What the task asks:
Below are the records; output them exactly from the first line through the line with "CCS semantics: a.R", stopping there.

Record set:
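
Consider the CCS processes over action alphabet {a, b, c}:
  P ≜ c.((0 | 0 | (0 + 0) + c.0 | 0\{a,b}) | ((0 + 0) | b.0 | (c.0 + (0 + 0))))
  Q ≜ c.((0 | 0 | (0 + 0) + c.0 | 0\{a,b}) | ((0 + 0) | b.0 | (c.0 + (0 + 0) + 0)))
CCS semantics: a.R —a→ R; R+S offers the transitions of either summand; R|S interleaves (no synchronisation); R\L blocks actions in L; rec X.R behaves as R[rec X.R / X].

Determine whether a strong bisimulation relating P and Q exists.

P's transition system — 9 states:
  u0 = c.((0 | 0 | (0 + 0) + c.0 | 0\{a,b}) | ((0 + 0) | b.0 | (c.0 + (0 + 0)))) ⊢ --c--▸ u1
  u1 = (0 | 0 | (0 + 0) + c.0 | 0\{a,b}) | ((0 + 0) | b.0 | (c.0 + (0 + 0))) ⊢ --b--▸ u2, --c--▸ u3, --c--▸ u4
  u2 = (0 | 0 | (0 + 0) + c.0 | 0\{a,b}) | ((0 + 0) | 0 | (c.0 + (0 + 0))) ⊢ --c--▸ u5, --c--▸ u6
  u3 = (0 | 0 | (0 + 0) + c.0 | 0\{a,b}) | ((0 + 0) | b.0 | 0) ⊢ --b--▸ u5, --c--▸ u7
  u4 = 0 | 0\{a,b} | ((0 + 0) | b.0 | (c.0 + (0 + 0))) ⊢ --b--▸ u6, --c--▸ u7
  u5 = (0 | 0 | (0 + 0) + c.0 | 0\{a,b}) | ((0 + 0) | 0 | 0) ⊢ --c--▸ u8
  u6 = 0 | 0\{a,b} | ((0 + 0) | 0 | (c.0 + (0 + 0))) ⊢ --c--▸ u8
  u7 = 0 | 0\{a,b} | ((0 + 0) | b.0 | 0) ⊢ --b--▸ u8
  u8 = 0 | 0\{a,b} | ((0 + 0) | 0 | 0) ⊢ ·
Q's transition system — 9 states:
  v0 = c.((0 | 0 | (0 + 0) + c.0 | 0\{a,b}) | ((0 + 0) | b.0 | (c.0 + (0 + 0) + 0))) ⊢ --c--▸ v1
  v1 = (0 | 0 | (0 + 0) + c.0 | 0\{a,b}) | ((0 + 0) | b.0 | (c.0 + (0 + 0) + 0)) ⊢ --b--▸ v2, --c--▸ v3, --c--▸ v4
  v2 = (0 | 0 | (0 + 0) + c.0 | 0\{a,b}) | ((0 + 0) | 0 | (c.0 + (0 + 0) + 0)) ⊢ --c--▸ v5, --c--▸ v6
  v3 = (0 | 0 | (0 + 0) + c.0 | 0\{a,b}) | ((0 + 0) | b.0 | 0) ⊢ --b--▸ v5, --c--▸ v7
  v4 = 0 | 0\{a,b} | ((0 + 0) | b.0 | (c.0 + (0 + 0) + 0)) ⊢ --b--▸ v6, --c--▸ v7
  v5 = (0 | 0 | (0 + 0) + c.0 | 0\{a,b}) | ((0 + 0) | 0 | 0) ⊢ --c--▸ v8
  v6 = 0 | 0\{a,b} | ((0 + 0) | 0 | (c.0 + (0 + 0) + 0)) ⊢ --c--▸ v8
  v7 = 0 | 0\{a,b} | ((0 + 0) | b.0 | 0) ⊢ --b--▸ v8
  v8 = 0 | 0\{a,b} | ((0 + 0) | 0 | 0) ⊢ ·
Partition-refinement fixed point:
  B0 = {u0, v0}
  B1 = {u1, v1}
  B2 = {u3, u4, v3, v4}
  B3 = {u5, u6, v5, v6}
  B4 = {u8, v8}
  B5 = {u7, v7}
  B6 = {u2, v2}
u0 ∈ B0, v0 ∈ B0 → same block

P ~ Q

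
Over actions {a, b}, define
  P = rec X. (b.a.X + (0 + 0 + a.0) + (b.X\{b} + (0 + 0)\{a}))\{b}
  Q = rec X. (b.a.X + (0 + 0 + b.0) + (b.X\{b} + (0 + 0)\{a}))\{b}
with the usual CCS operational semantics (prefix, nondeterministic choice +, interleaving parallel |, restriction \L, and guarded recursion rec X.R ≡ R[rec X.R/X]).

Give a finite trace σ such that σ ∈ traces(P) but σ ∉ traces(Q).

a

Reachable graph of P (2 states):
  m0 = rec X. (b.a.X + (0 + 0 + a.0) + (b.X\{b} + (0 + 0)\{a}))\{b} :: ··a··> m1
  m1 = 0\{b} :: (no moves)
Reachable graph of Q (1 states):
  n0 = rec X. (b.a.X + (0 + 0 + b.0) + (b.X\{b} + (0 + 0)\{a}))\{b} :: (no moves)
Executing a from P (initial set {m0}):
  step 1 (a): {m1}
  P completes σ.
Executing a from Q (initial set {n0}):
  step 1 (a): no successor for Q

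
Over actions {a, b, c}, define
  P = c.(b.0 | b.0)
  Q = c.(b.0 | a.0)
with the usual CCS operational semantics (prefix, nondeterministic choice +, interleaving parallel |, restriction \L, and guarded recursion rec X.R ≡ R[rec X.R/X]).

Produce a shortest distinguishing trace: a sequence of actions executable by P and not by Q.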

Written solution:
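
Consider the CCS processes over action alphabet {a, b, c}:
  P ≜ c.((0 | 0 | (0 + 0) + c.0 | 0\{a,b}) | ((0 + 0) | b.0 | (c.0 + (0 + 0))))
  Q ≜ c.((0 | 0 | (0 + 0) + c.0 | 0\{a,b}) | ((0 + 0) | b.0 | (c.0 + (0 + 0) + 0)))
CCS semantics: a.R —a→ R; R+S offers the transitions of either summand; R|S interleaves (no synchronisation); R\L blocks actions in L; rec X.R behaves as R[rec X.R / X].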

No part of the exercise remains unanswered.